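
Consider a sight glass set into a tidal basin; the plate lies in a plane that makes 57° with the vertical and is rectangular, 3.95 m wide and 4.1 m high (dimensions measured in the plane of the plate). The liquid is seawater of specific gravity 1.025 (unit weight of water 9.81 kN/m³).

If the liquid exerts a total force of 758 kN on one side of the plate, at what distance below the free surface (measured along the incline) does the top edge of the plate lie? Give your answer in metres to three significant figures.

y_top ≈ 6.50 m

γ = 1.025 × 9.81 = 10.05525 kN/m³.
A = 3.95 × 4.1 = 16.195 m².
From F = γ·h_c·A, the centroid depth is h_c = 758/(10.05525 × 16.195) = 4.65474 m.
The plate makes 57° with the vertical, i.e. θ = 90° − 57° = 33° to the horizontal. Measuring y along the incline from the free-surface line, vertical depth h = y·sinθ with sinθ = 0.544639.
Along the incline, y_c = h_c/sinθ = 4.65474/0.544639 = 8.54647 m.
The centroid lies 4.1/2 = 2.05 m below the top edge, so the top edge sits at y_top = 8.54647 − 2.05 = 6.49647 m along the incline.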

---+---

Instructions for the task:
Only the lines from the one containing "If the liquid" through the final line of the records above should be printed, exactly as they stand.

Written solution:
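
If the liquid exerts a total force of 758 kN on one side of the plate, at what distance below the free surface (measured along the incline) does the top edge of the plate lie? Give your answer in metres to three significant figures.

y_top ≈ 6.50 m

γ = 1.025 × 9.81 = 10.05525 kN/m³.
A = 3.95 × 4.1 = 16.195 m².
From F = γ·h_c·A, the centroid depth is h_c = 758/(10.05525 × 16.195) = 4.65474 m.
The plate makes 57° with the vertical, i.e. θ = 90° − 57° = 33° to the horizontal. Measuring y along the incline from the free-surface line, vertical depth h = y·sinθ with sinθ = 0.544639.
Along the incline, y_c = h_c/sinθ = 4.65474/0.544639 = 8.54647 m.
The centroid lies 4.1/2 = 2.05 m below the top edge, so the top edge sits at y_top = 8.54647 − 2.05 = 6.49647 m along the incline.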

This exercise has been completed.